To do. Your answer must contain only the lines from the one containing "A spacecraft orbits" through the end of the entries below, reproduced character for character.

(Stored data entries)
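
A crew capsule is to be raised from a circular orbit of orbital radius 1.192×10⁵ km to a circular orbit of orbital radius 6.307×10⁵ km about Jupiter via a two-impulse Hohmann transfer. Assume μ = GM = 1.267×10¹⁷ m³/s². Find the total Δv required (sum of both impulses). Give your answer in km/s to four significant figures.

r₁ = 1.192×10⁵ km = 1.192×10⁸ m.
r₂ = 6.307×10⁵ km = 6.307×10⁸ m.
Transfer ellipse a_t = (r₁ + r₂)/2 = 3.750×10⁸ m.
At r₁: circular v_c1 = √(μ/r₁) = 32600 m/s; transfer-perijove v_p = √[μ(2/r₁ − 1/a_t)] = 42280 m/s.
Δv₁ = v_p − v_c1 = 9681 m/s.
At r₂: circular v_c2 = √(μ/r₂) = 14170 m/s; transfer-apojove v_a = √[μ(2/r₂ − 1/a_t)] = 7992 m/s.
Δv₂ = v_c2 − v_a = 6182 m/s.
Total Δv = Δv₁ + Δv₂ = 15860 m/s = 15.86 km/s.

Δv_total ≈ 15.86 km/s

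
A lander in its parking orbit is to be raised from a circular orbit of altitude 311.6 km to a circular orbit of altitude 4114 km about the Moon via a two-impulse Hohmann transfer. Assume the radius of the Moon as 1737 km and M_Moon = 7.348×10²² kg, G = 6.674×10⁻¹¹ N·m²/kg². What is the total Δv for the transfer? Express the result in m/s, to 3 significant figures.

Δv_total ≈ 592 m/s

μ = GM = 6.674×10⁻¹¹ × 7.348×10²² = 4.904×10¹² m³/s².
r₁ = 1737 + 311.6 = 2048.6 km = 2.0486×10⁶ m.
r₂ = 1737 + 4114 = 5851.0 km = 5.8510×10⁶ m.
Transfer ellipse a_t = (r₁ + r₂)/2 = 3.950×10⁶ m.
At r₁: circular v_c1 = √(μ/r₁) = 1547 m/s; transfer-perilune v_p = √[μ(2/r₁ − 1/a_t)] = 1883 m/s.
Δv₁ = v_p − v_c1 = 335.9 m/s.
At r₂: circular v_c2 = √(μ/r₂) = 915.5 m/s; transfer-apolune v_a = √[μ(2/r₂ − 1/a_t)] = 659.3 m/s.
Δv₂ = v_c2 − v_a = 256.2 m/s.
Total Δv = Δv₁ + Δv₂ = 592.1 m/s.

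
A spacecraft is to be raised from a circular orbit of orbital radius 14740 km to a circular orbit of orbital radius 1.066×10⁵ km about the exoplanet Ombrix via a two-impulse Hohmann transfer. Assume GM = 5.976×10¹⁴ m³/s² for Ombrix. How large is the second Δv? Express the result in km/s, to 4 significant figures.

r₁ = 14740 km = 1.474×10⁷ m.
r₂ = 1.066×10⁵ km = 1.066×10⁸ m.
Transfer ellipse a_t = (r₁ + r₂)/2 = 6.067×10⁷ m.
At r₁: circular v_c1 = √(μ/r₁) = 6367 m/s; transfer-periapsis v_p = √[μ(2/r₁ − 1/a_t)] = 8440 m/s.
At r₂: circular v_c2 = √(μ/r₂) = 2368 m/s; transfer-apoapsis v_a = √[μ(2/r₂ − 1/a_t)] = 1167 m/s.
Δv₂ = v_c2 − v_a = 1201 m/s.
= 1.201 km/s.

Δv ≈ 1.201 km/s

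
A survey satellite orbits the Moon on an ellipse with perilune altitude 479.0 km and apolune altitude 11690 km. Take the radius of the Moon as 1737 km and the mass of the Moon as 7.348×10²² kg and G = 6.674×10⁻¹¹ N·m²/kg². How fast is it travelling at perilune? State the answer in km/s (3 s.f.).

μ = GM = 6.674×10⁻¹¹ × 7.348×10²² = 4.904×10¹² m³/s².
r_p = 1737 + 479.0 = 2216.0 km = 2.2160×10⁶ m.
r_a = 1737 + 11690 = 13427 km = 1.3427×10⁷ m.
Semi-major axis a = (r_p + r_a)/2 = 7821.5 km = 7.822×10⁶ m.
Vis-viva: v² = μ(2/r − 1/a) = 4.904×10¹² × (9.025×10⁻⁷ − 1.279×10⁻⁷) = 3.799×10⁶ m²/s².
v = 1949 m/s = 1.949 km/s.

v ≈ 1.95 km/s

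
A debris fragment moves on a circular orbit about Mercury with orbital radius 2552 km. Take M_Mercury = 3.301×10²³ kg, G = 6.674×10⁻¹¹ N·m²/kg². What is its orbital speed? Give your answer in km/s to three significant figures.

μ = GM = 6.674×10⁻¹¹ × 3.301×10²³ = 2.203×10¹³ m³/s².
r = 2552 km = 2.552×10⁶ m.
For a circular orbit v = √(μ/r) = √(2.203×10¹³ / 2.552×10⁶) = √(8.633×10⁶) = 2938 m/s.
That is 2.938 km/s.

v ≈ 2.94 km/s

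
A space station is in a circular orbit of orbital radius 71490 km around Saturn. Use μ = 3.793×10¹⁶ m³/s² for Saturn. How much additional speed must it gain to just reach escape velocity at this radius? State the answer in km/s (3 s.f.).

r = 71490 km = 7.149×10⁷ m.
Circular speed v_c = √(μ/r) = 23030 m/s.
Escape speed v_esc = √(2μ/r) = √2 × v_c = 32570 m/s.
Δv = v_esc − v_c = 9541 m/s = 9.541 km/s.

Δv ≈ 9.54 km/s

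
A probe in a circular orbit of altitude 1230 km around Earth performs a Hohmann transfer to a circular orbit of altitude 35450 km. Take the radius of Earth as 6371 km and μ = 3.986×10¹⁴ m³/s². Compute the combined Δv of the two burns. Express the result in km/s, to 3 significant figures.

r₁ = 6371 + 1230 = 7601.0 km = 7.6010×10⁶ m.
r₂ = 6371 + 35450 = 41821 km = 4.1821×10⁷ m.
Transfer ellipse a_t = (r₁ + r₂)/2 = 2.471×10⁷ m.
At r₁: circular v_c1 = √(μ/r₁) = 7242 m/s; transfer-perigee v_p = √[μ(2/r₁ − 1/a_t)] = 9421 m/s.
Δv₁ = v_p − v_c1 = 2179 m/s.
At r₂: circular v_c2 = √(μ/r₂) = 3087 m/s; transfer-apogee v_a = √[μ(2/r₂ − 1/a_t)] = 1712 m/s.
Δv₂ = v_c2 − v_a = 1375 m/s.
Total Δv = Δv₁ + Δv₂ = 3554 m/s = 3.554 km/s.

Δv_total ≈ 3.55 km/s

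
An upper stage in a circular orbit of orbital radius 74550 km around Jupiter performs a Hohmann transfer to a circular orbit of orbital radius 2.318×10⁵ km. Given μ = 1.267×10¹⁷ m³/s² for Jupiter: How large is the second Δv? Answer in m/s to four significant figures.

Δv ≈ 7069 m/s

r₁ = 74550 km = 7.455×10⁷ m.
r₂ = 2.318×10⁵ km = 2.318×10⁸ m.
Transfer ellipse a_t = (r₁ + r₂)/2 = 1.532×10⁸ m.
At r₁: circular v_c1 = √(μ/r₁) = 41230 m/s; transfer-perijove v_p = √[μ(2/r₁ − 1/a_t)] = 50710 m/s.
At r₂: circular v_c2 = √(μ/r₂) = 23380 m/s; transfer-apojove v_a = √[μ(2/r₂ − 1/a_t)] = 16310 m/s.
Δv₂ = v_c2 − v_a = 7069 m/s.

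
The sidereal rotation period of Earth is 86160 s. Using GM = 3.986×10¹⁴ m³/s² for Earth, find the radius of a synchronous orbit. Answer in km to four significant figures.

A synchronous orbit has period T, so by Kepler's third law a = (μT²/4π²)^(1/3).
μT²/4π² = 3.986×10¹⁴ × (8.616×10⁴)² / 39.48 = 7.495×10²² m³.
a = 4.216×10⁷ m = 42163 km.

r_sync ≈ 42160 km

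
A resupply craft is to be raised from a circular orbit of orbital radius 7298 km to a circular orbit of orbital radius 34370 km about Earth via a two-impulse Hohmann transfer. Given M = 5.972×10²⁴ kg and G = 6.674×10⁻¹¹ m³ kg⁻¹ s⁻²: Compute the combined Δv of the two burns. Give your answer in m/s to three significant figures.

Δv_total ≈ 3490 m/s

μ = GM = 6.674×10⁻¹¹ × 5.972×10²⁴ = 3.986×10¹⁴ m³/s².
r₁ = 7298 km = 7.298×10⁶ m.
r₂ = 34370 km = 3.437×10⁷ m.
Transfer ellipse a_t = (r₁ + r₂)/2 = 2.083×10⁷ m.
At r₁: circular v_c1 = √(μ/r₁) = 7390 m/s; transfer-perigee v_p = √[μ(2/r₁ − 1/a_t)] = 9492 m/s.
Δv₁ = v_p − v_c1 = 2102 m/s.
At r₂: circular v_c2 = √(μ/r₂) = 3405 m/s; transfer-apogee v_a = √[μ(2/r₂ − 1/a_t)] = 2015 m/s.
Δv₂ = v_c2 − v_a = 1390 m/s.
Total Δv = Δv₁ + Δv₂ = 3492 m/s.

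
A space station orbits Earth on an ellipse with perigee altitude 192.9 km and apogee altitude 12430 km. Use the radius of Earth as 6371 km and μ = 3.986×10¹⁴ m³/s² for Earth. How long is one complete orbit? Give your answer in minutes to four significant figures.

T ≈ 236.9 minutes

r_p = 6371 + 192.9 = 6563.9 km = 6.5639×10⁶ m.
r_a = 6371 + 12430 = 18801 km = 1.8801×10⁷ m.
Semi-major axis a = (r_p + r_a)/2 = (6563.9 + 18801)/2 = 12682 km = 1.268×10⁷ m.
By Kepler's third law T = 2π√(a³/μ) = 2π × 2.262×10³ = 1.421×10⁴ s.
= 236.9 minutes.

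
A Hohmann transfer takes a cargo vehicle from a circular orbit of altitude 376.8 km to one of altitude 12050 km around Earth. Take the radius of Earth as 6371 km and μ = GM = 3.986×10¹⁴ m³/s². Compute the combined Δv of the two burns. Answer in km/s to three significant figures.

Δv_total ≈ 2.86 km/s

r₁ = 6371 + 376.8 = 6747.8 km = 6.7478×10⁶ m.
r₂ = 6371 + 12050 = 18421 km = 1.8421×10⁷ m.
Transfer ellipse a_t = (r₁ + r₂)/2 = 1.258×10⁷ m.
At r₁: circular v_c1 = √(μ/r₁) = 7686 m/s; transfer-perigee v_p = √[μ(2/r₁ − 1/a_t)] = 9299 m/s.
Δv₁ = v_p − v_c1 = 1613 m/s.
At r₂: circular v_c2 = √(μ/r₂) = 4652 m/s; transfer-apogee v_a = √[μ(2/r₂ − 1/a_t)] = 3406 m/s.
Δv₂ = v_c2 − v_a = 1245 m/s.
Total Δv = Δv₁ + Δv₂ = 2858 m/s = 2.858 km/s.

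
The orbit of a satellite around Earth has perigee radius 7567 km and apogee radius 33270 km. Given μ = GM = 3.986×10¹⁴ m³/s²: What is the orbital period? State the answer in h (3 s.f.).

Semi-major axis a = (r_p + r_a)/2 = (7567.0 + 33270)/2 = 20418 km = 2.042×10⁷ m.
By Kepler's third law T = 2π√(a³/μ) = 2π × 4.621×10³ = 2.904×10⁴ s.
= 8.066 h.

T ≈ 8.07 h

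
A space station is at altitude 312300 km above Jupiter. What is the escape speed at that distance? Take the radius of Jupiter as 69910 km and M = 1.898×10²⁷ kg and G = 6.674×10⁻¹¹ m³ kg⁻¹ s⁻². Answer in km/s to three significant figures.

μ = GM = 6.674×10⁻¹¹ × 1.898×10²⁷ = 1.267×10¹⁷ m³/s².
r = 69910 + 312300 = 382210 km = 3.8221×10⁸ m.
Escape speed v_esc = √(2μ/r) = √(2 × 1.267×10¹⁷ / 3.822×10⁸) = √(6.628×10⁸) = 25750 m/s.
= 25.75 km/s.

v_esc ≈ 25.7 km/s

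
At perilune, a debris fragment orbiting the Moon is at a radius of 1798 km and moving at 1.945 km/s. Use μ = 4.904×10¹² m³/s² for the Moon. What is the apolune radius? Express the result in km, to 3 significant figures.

r_p = 1.798×10⁶ m.
Specific energy ε = v²/2 − μ/r = -8.360×10⁵ J/kg, so a = −μ/(2ε) = 2.933×10⁶ m.
The apsides satisfy r_p + r_a = 2a, so the apolune radius is 2a − r_p = 4.068×10⁶ m = 4068.3 km.

apolune radius ≈ 4070 km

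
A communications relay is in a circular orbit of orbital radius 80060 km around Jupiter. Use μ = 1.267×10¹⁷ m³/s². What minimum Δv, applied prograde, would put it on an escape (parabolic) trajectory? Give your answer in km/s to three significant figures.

r = 80060 km = 8.006×10⁷ m.
Circular speed v_c = √(μ/r) = 39780 m/s.
Escape speed v_esc = √(2μ/r) = √2 × v_c = 56260 m/s.
Δv = v_esc − v_c = 16480 m/s = 16.48 km/s.

Δv ≈ 16.5 km/s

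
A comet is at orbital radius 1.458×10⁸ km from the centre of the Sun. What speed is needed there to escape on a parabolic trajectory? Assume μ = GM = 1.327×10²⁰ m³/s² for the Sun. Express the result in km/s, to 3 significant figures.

r = 1.458×10⁸ km = 1.458×10¹¹ m.
Escape speed v_esc = √(2μ/r) = √(2 × 1.327×10²⁰ / 1.458×10¹¹) = √(1.820×10⁹) = 42660 m/s.
= 42.66 km/s.

v_esc ≈ 42.7 km/s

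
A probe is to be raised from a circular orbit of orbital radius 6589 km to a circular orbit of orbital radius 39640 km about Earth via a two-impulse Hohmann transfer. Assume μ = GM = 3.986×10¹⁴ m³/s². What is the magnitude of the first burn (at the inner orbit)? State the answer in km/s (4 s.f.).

r₁ = 6589 km = 6.589×10⁶ m.
r₂ = 39640 km = 3.964×10⁷ m.
Transfer ellipse a_t = (r₁ + r₂)/2 = 2.311×10⁷ m.
At r₁: circular v_c1 = √(μ/r₁) = 7778 m/s; transfer-perigee v_p = √[μ(2/r₁ − 1/a_t)] = 10190 m/s.
Δv₁ = v_p − v_c1 = 2408 m/s.
= 2.408 km/s.

Δv ≈ 2.408 km/s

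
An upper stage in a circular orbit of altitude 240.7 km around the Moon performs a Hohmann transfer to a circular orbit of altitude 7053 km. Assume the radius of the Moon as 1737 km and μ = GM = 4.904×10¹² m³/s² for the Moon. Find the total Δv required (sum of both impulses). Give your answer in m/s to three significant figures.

Δv_total ≈ 732 m/s

r₁ = 1737 + 240.7 = 1977.7 km = 1.9777×10⁶ m.
r₂ = 1737 + 7053 = 8790.0 km = 8.7900×10⁶ m.
Transfer ellipse a_t = (r₁ + r₂)/2 = 5.384×10⁶ m.
At r₁: circular v_c1 = √(μ/r₁) = 1575 m/s; transfer-perilune v_p = √[μ(2/r₁ − 1/a_t)] = 2012 m/s.
Δv₁ = v_p − v_c1 = 437.4 m/s.
At r₂: circular v_c2 = √(μ/r₂) = 746.9 m/s; transfer-apolune v_a = √[μ(2/r₂ − 1/a_t)] = 452.7 m/s.
Δv₂ = v_c2 − v_a = 294.2 m/s.
Total Δv = Δv₁ + Δv₂ = 731.6 m/s.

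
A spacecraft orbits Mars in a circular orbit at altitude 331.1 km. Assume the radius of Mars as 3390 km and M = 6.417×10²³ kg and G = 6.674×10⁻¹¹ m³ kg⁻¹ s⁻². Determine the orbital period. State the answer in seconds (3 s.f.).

T ≈ 6890 seconds

μ = GM = 6.674×10⁻¹¹ × 6.417×10²³ = 4.283×10¹³ m³/s².
r = 3390 + 331.1 = 3721.1 km = 3.7211×10⁶ m.
Kepler's third law: T = 2π√(r³/μ) = 2π√((3.721×10⁶)³ / 4.283×10¹³).
r³/μ = 1.203×10⁶ s², so T = 2π × 1.097×10³ = 6.892×10³ s.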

Solution below.
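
A spacecraft orbits Mars in a circular orbit at altitude 331.1 km. Assume the radius of Mars as 3390 km and M = 6.417×10²³ kg and G = 6.674×10⁻¹¹ m³ kg⁻¹ s⁻². Determine the orbital period. State the answer in seconds (3 s.f.).

T ≈ 6890 seconds

μ = GM = 6.674×10⁻¹¹ × 6.417×10²³ = 4.283×10¹³ m³/s².
r = 3390 + 331.1 = 3721.1 km = 3.7211×10⁶ m.
Kepler's third law: T = 2π√(r³/μ) = 2π√((3.721×10⁶)³ / 4.283×10¹³).
r³/μ = 1.203×10⁶ s², so T = 2π × 1.097×10³ = 6.892×10³ s.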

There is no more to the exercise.